--- Exercise goal ---
Repeat the data that follows, keeping every character intact.

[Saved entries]
- - -

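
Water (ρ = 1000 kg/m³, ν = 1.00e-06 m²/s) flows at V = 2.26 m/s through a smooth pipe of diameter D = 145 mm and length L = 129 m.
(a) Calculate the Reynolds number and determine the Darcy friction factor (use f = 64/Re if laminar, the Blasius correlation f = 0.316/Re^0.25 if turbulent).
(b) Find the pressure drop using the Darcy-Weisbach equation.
(a) Re = V·D/ν = 2.26·0.145/1.00e-06 = 327700 → turbulent (Re > 4000); f = 0.316/Re^0.25 = 0.316/327700^0.25 = 0.013207 (Blasius is strictly valid for Re ≲ 1e5; used here as the smooth-pipe estimate the problem specifies)
(b) Darcy-Weisbach: ΔP = f·(L/D)·½ρV²/1000 = 0.013207·(129/0.145)·½·1000·2.26²/1000 = 30.01 kPa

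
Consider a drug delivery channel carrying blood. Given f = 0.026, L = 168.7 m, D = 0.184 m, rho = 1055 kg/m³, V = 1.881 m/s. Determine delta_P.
Formula: \Delta P = f \frac{L}{D} \frac{\rho V^2}{2}
delta_P = 0.026·(168.7/0.184)·0.5·1055·1.881²/1000 = 44.49 kPa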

- - -

--- Answer section ---
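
Water (ρ = 1000 kg/m³, ν = 1.00e-06 m²/s) flows at V = 2.26 m/s through a smooth pipe of diameter D = 145 mm and length L = 129 m.
(a) Calculate the Reynolds number and determine the Darcy friction factor (use f = 64/Re if laminar, the Blasius correlation f = 0.316/Re^0.25 if turbulent).
(b) Find the pressure drop using the Darcy-Weisbach equation.
(a) Re = V·D/ν = 2.26·0.145/1.00e-06 = 327700 → turbulent (Re > 4000); f = 0.316/Re^0.25 = 0.316/327700^0.25 = 0.013207 (Blasius is strictly valid for Re ≲ 1e5; used here as the smooth-pipe estimate the problem specifies)
(b) Darcy-Weisbach: ΔP = f·(L/D)·½ρV²/1000 = 0.013207·(129/0.145)·½·1000·2.26²/1000 = 30.01 kPa

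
Consider a drug delivery channel carrying blood. Given f = 0.026, L = 168.7 m, D = 0.184 m, rho = 1055 kg/m³, V = 1.881 m/s. Determine delta_P.
Formula: \Delta P = f \frac{L}{D} \frac{\rho V^2}{2}
delta_P = 0.026·(168.7/0.184)·0.5·1055·1.881²/1000 = 44.49 kPa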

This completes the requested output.